Top of Records for this exercise

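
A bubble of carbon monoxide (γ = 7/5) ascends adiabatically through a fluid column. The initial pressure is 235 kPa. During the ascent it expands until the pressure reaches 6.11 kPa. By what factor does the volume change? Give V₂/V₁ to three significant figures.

From PV^γ = const, V₂/V₁ = (P₁/P₂)^(1/γ).
V₂/V₁ = (235/6.11)^(5/7) = 13.56.

V₂/V₁ ≈ 13.6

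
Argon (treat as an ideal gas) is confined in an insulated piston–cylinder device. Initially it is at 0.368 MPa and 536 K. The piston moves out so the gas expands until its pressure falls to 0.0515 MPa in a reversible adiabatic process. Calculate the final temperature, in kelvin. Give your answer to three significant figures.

T₂ ≈ 244 K

Along an adiabat T P^((1−γ)/γ) is constant, so T₂ = T₁ (P₂/P₁)^((γ−1)/γ).
For a monatomic ideal gas γ = 5/3, so (γ−1)/γ = 2/5.
T₂ = 536 × (0.0515/0.368)^(2/5) = 244.1 K.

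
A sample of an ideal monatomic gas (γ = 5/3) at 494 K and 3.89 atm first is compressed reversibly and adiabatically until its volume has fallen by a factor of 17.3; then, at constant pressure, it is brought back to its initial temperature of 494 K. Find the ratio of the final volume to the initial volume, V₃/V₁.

Adiabatic step: V₂/V₁ = 0.0578; T₂ = T₁·17.3^(2/3) = 3304 K.
Isobaric step: V₃/V₂ = T₃/T₂ = 494/3304.
V₃/V₁ = (V₂/V₁)(V₃/V₂) = 0.0578 × (494/3304) = 0.008642.

V₃/V₁ ≈ 0.00864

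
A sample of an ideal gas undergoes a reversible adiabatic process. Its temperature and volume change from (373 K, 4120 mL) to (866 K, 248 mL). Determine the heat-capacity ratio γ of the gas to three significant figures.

TV^(γ−1) = const ⇒ γ − 1 = ln(T₂/T₁) / ln(V₁/V₂).
γ = 1 + ln(866/373) / ln(4120/248) = 1.3.

γ ≈ 1.30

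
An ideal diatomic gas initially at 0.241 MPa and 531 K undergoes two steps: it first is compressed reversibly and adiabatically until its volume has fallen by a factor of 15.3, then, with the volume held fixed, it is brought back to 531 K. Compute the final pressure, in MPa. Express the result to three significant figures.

P₃ ≈ 3.69 MPa

For a diatomic ideal gas γ = 7/5.
Adiabatic step (PV^γ = const): P₂ = 0.241×15.3^(7/5) = 10.98 MPa; T₂ = 531×15.3^(2/5) = 1581 K.
Isochoric: P₃ = P₂(T₃/T₂) = 10.98 × (531/1581) = 3.687 MPa.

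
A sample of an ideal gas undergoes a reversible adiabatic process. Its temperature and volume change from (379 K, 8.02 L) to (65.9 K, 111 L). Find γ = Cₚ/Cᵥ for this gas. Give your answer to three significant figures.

γ ≈ 1.67

TV^(γ−1) = const ⇒ γ − 1 = ln(T₂/T₁) / ln(V₁/V₂).
γ = 1 + ln(65.9/379) / ln(8.02/111) = 1.666.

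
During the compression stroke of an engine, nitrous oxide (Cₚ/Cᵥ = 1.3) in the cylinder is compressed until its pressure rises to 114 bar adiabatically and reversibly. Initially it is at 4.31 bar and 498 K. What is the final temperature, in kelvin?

Adiabatic: T₂/T₁ = (P₂/P₁)^((γ−1)/γ).
T₂ = 498 × (114/4.31)^(0.231) = 1060 K.

T₂ ≈ 1060 K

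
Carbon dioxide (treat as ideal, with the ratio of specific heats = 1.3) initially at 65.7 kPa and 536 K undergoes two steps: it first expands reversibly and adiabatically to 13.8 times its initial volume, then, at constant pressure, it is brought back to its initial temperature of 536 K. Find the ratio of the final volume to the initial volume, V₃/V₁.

Adiabatic step: V₂/V₁ = 13.8; T₂ = T₁·(1/13.8)^(0.3) = 243.9 K.
Isobaric step: V₃/V₂ = T₃/T₂ = 536/243.9.
V₃/V₁ = (V₂/V₁)(V₃/V₂) = 13.8 × (536/243.9) = 30.33.

V₃/V₁ ≈ 30.3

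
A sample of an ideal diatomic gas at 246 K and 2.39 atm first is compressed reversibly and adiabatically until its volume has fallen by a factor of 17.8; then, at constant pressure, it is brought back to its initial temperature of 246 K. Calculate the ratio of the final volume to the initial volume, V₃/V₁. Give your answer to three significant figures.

For a diatomic ideal gas γ = 7/5.
Adiabatic step: V₂/V₁ = 0.05618; T₂ = T₁·17.8^(2/5) = 778.2 K.
Isobaric step: V₃/V₂ = T₃/T₂ = 246/778.2.
V₃/V₁ = (V₂/V₁)(V₃/V₂) = 0.05618 × (246/778.2) = 0.01776.

V₃/V₁ ≈ 0.0178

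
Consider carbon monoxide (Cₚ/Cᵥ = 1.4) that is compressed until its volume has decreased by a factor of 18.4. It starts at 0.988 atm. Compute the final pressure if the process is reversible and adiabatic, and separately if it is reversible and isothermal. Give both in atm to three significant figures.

adiabatic: 58.3 atm; isothermal: 18.2 atm

Isothermal: P₂ = P₁(V₁/V₂) = 0.988×18.4 = 18.18 atm.
Adiabatic: P₂ = P₁(V₁/V₂)^γ = 0.988×18.4^(1.4) = 58.28 atm.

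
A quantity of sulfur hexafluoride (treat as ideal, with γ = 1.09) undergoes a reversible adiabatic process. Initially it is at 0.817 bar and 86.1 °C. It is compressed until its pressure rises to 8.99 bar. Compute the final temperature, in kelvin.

T₂ ≈ 438 K

Along an adiabat T P^((1−γ)/γ) is constant, so T₂ = T₁ (P₂/P₁)^((γ−1)/γ).
T₁ = 86.1 °C = 359.2 K.
T₂ = 359.2 × (8.99/0.817)^(0.0826) = 437.9 K.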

Bottom of Records for this exercise

*Task to carry out*
Nothing should be left out or altered, so reproduce the whole listing.

*The completed task*
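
A bubble of carbon monoxide (γ = 7/5) ascends adiabatically through a fluid column. The initial pressure is 235 kPa. During the ascent it expands until the pressure reaches 6.11 kPa. By what factor does the volume change? Give V₂/V₁ to three significant figures.

From PV^γ = const, V₂/V₁ = (P₁/P₂)^(1/γ).
V₂/V₁ = (235/6.11)^(5/7) = 13.56.

V₂/V₁ ≈ 13.6

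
Argon (treat as an ideal gas) is confined in an insulated piston–cylinder device. Initially it is at 0.368 MPa and 536 K. The piston moves out so the gas expands until its pressure falls to 0.0515 MPa in a reversible adiabatic process. Calculate the final temperature, in kelvin. Give your answer to three significant figures.

T₂ ≈ 244 K

Along an adiabat T P^((1−γ)/γ) is constant, so T₂ = T₁ (P₂/P₁)^((γ−1)/γ).
For a monatomic ideal gas γ = 5/3, so (γ−1)/γ = 2/5.
T₂ = 536 × (0.0515/0.368)^(2/5) = 244.1 K.

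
A sample of an ideal monatomic gas (γ = 5/3) at 494 K and 3.89 atm first is compressed reversibly and adiabatically until its volume has fallen by a factor of 17.3; then, at constant pressure, it is brought back to its initial temperature of 494 K. Find the ratio of the final volume to the initial volume, V₃/V₁.

Adiabatic step: V₂/V₁ = 0.0578; T₂ = T₁·17.3^(2/3) = 3304 K.
Isobaric step: V₃/V₂ = T₃/T₂ = 494/3304.
V₃/V₁ = (V₂/V₁)(V₃/V₂) = 0.0578 × (494/3304) = 0.008642.

V₃/V₁ ≈ 0.00864

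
A sample of an ideal gas undergoes a reversible adiabatic process. Its temperature and volume change from (373 K, 4120 mL) to (866 K, 248 mL). Determine the heat-capacity ratio γ of the gas to three significant figures.

TV^(γ−1) = const ⇒ γ − 1 = ln(T₂/T₁) / ln(V₁/V₂).
γ = 1 + ln(866/373) / ln(4120/248) = 1.3.

γ ≈ 1.30

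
An ideal diatomic gas initially at 0.241 MPa and 531 K undergoes two steps: it first is compressed reversibly and adiabatically until its volume has fallen by a factor of 15.3, then, with the volume held fixed, it is brought back to 531 K. Compute the final pressure, in MPa. Express the result to three significant figures.

P₃ ≈ 3.69 MPa

For a diatomic ideal gas γ = 7/5.
Adiabatic step (PV^γ = const): P₂ = 0.241×15.3^(7/5) = 10.98 MPa; T₂ = 531×15.3^(2/5) = 1581 K.
Isochoric: P₃ = P₂(T₃/T₂) = 10.98 × (531/1581) = 3.687 MPa.

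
A sample of an ideal gas undergoes a reversible adiabatic process. Its temperature and volume change from (379 K, 8.02 L) to (65.9 K, 111 L). Find γ = Cₚ/Cᵥ for this gas. Give your answer to three significant figures.

γ ≈ 1.67

TV^(γ−1) = const ⇒ γ − 1 = ln(T₂/T₁) / ln(V₁/V₂).
γ = 1 + ln(65.9/379) / ln(8.02/111) = 1.666.

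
During the compression stroke of an engine, nitrous oxide (Cₚ/Cᵥ = 1.3) in the cylinder is compressed until its pressure rises to 114 bar adiabatically and reversibly. Initially it is at 4.31 bar and 498 K. What is the final temperature, in kelvin?

Adiabatic: T₂/T₁ = (P₂/P₁)^((γ−1)/γ).
T₂ = 498 × (114/4.31)^(0.231) = 1060 K.

T₂ ≈ 1060 K

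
Carbon dioxide (treat as ideal, with the ratio of specific heats = 1.3) initially at 65.7 kPa and 536 K undergoes two steps: it first expands reversibly and adiabatically to 13.8 times its initial volume, then, at constant pressure, it is brought back to its initial temperature of 536 K. Find the ratio of the final volume to the initial volume, V₃/V₁.

Adiabatic step: V₂/V₁ = 13.8; T₂ = T₁·(1/13.8)^(0.3) = 243.9 K.
Isobaric step: V₃/V₂ = T₃/T₂ = 536/243.9.
V₃/V₁ = (V₂/V₁)(V₃/V₂) = 13.8 × (536/243.9) = 30.33.

V₃/V₁ ≈ 30.3

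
A sample of an ideal diatomic gas at 246 K and 2.39 atm first is compressed reversibly and adiabatically until its volume has fallen by a factor of 17.8; then, at constant pressure, it is brought back to its initial temperature of 246 K. Calculate the ratio of the final volume to the initial volume, V₃/V₁. Give your answer to three significant figures.

For a diatomic ideal gas γ = 7/5.
Adiabatic step: V₂/V₁ = 0.05618; T₂ = T₁·17.8^(2/5) = 778.2 K.
Isobaric step: V₃/V₂ = T₃/T₂ = 246/778.2.
V₃/V₁ = (V₂/V₁)(V₃/V₂) = 0.05618 × (246/778.2) = 0.01776.

V₃/V₁ ≈ 0.0178

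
Consider carbon monoxide (Cₚ/Cᵥ = 1.4) that is compressed until its volume has decreased by a factor of 18.4. It starts at 0.988 atm. Compute the final pressure if the process is reversible and adiabatic, and separately if it is reversible and isothermal. Give both in atm to three significant figures.

adiabatic: 58.3 atm; isothermal: 18.2 atm

Isothermal: P₂ = P₁(V₁/V₂) = 0.988×18.4 = 18.18 atm.
Adiabatic: P₂ = P₁(V₁/V₂)^γ = 0.988×18.4^(1.4) = 58.28 atm.

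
A quantity of sulfur hexafluoride (treat as ideal, with γ = 1.09) undergoes a reversible adiabatic process. Initially it is at 0.817 bar and 86.1 °C. It is compressed until its pressure rises to 8.99 bar. Compute the final temperature, in kelvin.

T₂ ≈ 438 K

Along an adiabat T P^((1−γ)/γ) is constant, so T₂ = T₁ (P₂/P₁)^((γ−1)/γ).
T₁ = 86.1 °C = 359.2 K.
T₂ = 359.2 × (8.99/0.817)^(0.0826) = 437.9 K.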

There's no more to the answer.